**DATA SUPPLIED**
------------------------------------------------------------------------

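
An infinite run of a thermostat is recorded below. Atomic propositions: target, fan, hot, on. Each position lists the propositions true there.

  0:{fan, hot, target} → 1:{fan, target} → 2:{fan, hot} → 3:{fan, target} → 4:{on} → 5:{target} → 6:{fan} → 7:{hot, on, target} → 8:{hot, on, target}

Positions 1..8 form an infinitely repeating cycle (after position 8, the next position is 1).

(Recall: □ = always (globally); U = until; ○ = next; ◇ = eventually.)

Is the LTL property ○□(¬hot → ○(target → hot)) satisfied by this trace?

No

The position after 0 is 1; □(¬hot → ○(target → hot)) is false there.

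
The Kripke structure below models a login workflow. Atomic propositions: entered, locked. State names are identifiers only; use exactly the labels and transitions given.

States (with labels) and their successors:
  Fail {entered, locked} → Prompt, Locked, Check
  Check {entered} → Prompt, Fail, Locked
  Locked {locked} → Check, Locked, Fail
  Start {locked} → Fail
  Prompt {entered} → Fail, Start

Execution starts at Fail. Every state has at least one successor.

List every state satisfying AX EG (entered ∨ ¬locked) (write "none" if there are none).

{Start}

States satisfying EG (entered ∨ ¬locked): {Fail, Check, Prompt}.
States satisfying AX EG (entered ∨ ¬locked): {Start}.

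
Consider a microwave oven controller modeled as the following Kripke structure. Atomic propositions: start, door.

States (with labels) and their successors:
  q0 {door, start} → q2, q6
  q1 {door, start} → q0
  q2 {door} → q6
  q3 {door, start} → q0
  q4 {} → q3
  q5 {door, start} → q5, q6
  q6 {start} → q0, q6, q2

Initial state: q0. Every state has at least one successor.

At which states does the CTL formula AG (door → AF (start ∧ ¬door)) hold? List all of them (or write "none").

States satisfying door → AF (start ∧ ¬door): {q0, q1, q2, q3, q4, q6}.
States satisfying AG (door → AF (start ∧ ¬door)): {q0, q1, q2, q3, q4, q6}.

{q0, q1, q2, q3, q4, q6}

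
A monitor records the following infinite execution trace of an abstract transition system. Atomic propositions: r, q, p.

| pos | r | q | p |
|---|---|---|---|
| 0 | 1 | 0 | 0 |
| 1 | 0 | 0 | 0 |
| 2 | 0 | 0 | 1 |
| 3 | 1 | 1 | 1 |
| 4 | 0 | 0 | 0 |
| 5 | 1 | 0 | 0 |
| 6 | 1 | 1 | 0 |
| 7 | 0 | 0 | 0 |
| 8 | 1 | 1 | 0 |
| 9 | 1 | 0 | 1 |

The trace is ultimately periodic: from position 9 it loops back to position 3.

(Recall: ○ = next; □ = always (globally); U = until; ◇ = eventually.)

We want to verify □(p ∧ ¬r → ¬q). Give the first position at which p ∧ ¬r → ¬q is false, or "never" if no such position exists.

p ∧ ¬r → ¬q holds at every position 0..9, and those are all the positions the trace ever visits, so the invariant □(p ∧ ¬r → ¬q) is never violated.

never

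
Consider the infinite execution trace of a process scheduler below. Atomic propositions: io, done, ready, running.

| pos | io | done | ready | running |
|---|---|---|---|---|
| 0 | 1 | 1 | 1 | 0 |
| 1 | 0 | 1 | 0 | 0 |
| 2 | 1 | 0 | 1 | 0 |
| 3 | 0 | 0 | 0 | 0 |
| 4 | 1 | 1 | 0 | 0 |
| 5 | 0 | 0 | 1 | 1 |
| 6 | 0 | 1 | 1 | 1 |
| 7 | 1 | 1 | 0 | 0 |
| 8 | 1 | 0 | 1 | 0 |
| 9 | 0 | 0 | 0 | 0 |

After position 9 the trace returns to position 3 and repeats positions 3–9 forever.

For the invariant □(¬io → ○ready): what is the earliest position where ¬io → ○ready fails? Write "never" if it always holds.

Check ¬io → ○ready at each position in order: 0 ✓, 1 ✓, 2 ✓.
At position 3 the labels are {} and the next position 4 has {done, io}, so ¬io → ○ready is false there. This is the first violation.

3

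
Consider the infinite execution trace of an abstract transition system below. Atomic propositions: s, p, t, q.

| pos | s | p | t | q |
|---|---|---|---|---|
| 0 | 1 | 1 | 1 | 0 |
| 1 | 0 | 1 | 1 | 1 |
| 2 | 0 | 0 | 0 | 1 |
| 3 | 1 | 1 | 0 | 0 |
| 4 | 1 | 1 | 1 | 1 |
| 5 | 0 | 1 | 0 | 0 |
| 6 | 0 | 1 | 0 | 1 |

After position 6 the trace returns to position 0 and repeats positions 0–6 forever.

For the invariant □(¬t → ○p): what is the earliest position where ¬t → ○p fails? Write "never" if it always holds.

¬t → ○p holds at every position 0..6, and those are all the positions the trace ever visits, so the invariant □(¬t → ○p) is never violated.

never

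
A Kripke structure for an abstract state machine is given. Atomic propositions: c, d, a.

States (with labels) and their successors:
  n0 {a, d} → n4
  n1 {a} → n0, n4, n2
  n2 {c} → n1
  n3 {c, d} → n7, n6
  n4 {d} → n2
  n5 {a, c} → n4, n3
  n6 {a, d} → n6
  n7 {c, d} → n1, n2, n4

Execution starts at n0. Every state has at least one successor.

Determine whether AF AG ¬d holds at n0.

Violated

States satisfying AG ¬d: ∅.
States satisfying AF AG ¬d: ∅.
There is a path from n0 along which AG ¬d never holds.
n0 ∉ Sat(AF AG ¬d).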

------------------------------------------------------------------------

**WORK TO COMPLETE**
With nothing left out, output the whole listing exactly.

**RESPONSE TO THIS TASK**
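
An infinite run of a thermostat is recorded below. Atomic propositions: target, fan, hot, on. Each position lists the propositions true there.

  0:{fan, hot, target} → 1:{fan, target} → 2:{fan, hot} → 3:{fan, target} → 4:{on} → 5:{target} → 6:{fan} → 7:{hot, on, target} → 8:{hot, on, target}

Positions 1..8 form an infinitely repeating cycle (after position 8, the next position is 1).

(Recall: □ = always (globally); U = until; ○ = next; ◇ = eventually.)

Is the LTL property ○□(¬hot → ○(target → hot)) satisfied by this trace?

No

The position after 0 is 1; □(¬hot → ○(target → hot)) is false there.

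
The Kripke structure below models a login workflow. Atomic propositions: entered, locked. State names are identifiers only; use exactly the labels and transitions given.

States (with labels) and their successors:
  Fail {entered, locked} → Prompt, Locked, Check
  Check {entered} → Prompt, Fail, Locked
  Locked {locked} → Check, Locked, Fail
  Start {locked} → Fail
  Prompt {entered} → Fail, Start

Execution starts at Fail. Every state has at least one successor.

List every state satisfying AX EG (entered ∨ ¬locked) (write "none" if there are none).

{Start}

States satisfying EG (entered ∨ ¬locked): {Fail, Check, Prompt}.
States satisfying AX EG (entered ∨ ¬locked): {Start}.

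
Consider a microwave oven controller modeled as the following Kripke structure. Atomic propositions: start, door.

States (with labels) and their successors:
  q0 {door, start} → q2, q6
  q1 {door, start} → q0
  q2 {door} → q6
  q3 {door, start} → q0
  q4 {} → q3
  q5 {door, start} → q5, q6
  q6 {start} → q0, q6, q2

Initial state: q0. Every state has at least one successor.

At which states does the CTL formula AG (door → AF (start ∧ ¬door)) hold? List all of them (or write "none").

States satisfying door → AF (start ∧ ¬door): {q0, q1, q2, q3, q4, q6}.
States satisfying AG (door → AF (start ∧ ¬door)): {q0, q1, q2, q3, q4, q6}.

{q0, q1, q2, q3, q4, q6}

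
A monitor records the following infinite execution trace of an abstract transition system. Atomic propositions: r, q, p.

| pos | r | q | p |
|---|---|---|---|
| 0 | 1 | 0 | 0 |
| 1 | 0 | 0 | 0 |
| 2 | 0 | 0 | 1 |
| 3 | 1 | 1 | 1 |
| 4 | 0 | 0 | 0 |
| 5 | 1 | 0 | 0 |
| 6 | 1 | 1 | 0 |
| 7 | 0 | 0 | 0 |
| 8 | 1 | 1 | 0 |
| 9 | 1 | 0 | 1 |

The trace is ultimately periodic: from position 9 it loops back to position 3.

(Recall: ○ = next; □ = always (globally); U = until; ◇ = eventually.)

We want to verify □(p ∧ ¬r → ¬q). Give the first position at which p ∧ ¬r → ¬q is false, or "never" if no such position exists.

p ∧ ¬r → ¬q holds at every position 0..9, and those are all the positions the trace ever visits, so the invariant □(p ∧ ¬r → ¬q) is never violated.

never

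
Consider the infinite execution trace of a process scheduler below. Atomic propositions: io, done, ready, running.

| pos | io | done | ready | running |
|---|---|---|---|---|
| 0 | 1 | 1 | 1 | 0 |
| 1 | 0 | 1 | 0 | 0 |
| 2 | 1 | 0 | 1 | 0 |
| 3 | 0 | 0 | 0 | 0 |
| 4 | 1 | 1 | 0 | 0 |
| 5 | 0 | 0 | 1 | 1 |
| 6 | 0 | 1 | 1 | 1 |
| 7 | 1 | 1 | 0 | 0 |
| 8 | 1 | 0 | 1 | 0 |
| 9 | 0 | 0 | 0 | 0 |

After position 9 the trace returns to position 3 and repeats positions 3–9 forever.

For the invariant □(¬io → ○ready): what is the earliest position where ¬io → ○ready fails? Write "never" if it always holds.

Check ¬io → ○ready at each position in order: 0 ✓, 1 ✓, 2 ✓.
At position 3 the labels are {} and the next position 4 has {done, io}, so ¬io → ○ready is false there. This is the first violation.

3

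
Consider the infinite execution trace of an abstract transition system below. Atomic propositions: s, p, t, q.

| pos | s | p | t | q |
|---|---|---|---|---|
| 0 | 1 | 1 | 1 | 0 |
| 1 | 0 | 1 | 1 | 1 |
| 2 | 0 | 0 | 0 | 1 |
| 3 | 1 | 1 | 0 | 0 |
| 4 | 1 | 1 | 1 | 1 |
| 5 | 0 | 1 | 0 | 0 |
| 6 | 0 | 1 | 0 | 1 |

After position 6 the trace returns to position 0 and repeats positions 0–6 forever.

For the invariant □(¬t → ○p): what is the earliest position where ¬t → ○p fails? Write "never" if it always holds.

¬t → ○p holds at every position 0..6, and those are all the positions the trace ever visits, so the invariant □(¬t → ○p) is never violated.

never

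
A Kripke structure for an abstract state machine is given. Atomic propositions: c, d, a.

States (with labels) and their successors:
  n0 {a, d} → n4
  n1 {a} → n0, n4, n2
  n2 {c} → n1
  n3 {c, d} → n7, n6
  n4 {d} → n2
  n5 {a, c} → n4, n3
  n6 {a, d} → n6
  n7 {c, d} → n1, n2, n4

Execution starts at n0. Every state has at least one successor.

Determine whether AF AG ¬d holds at n0.

Violated

States satisfying AG ¬d: ∅.
States satisfying AF AG ¬d: ∅.
There is a path from n0 along which AG ¬d never holds.
n0 ∉ Sat(AF AG ¬d).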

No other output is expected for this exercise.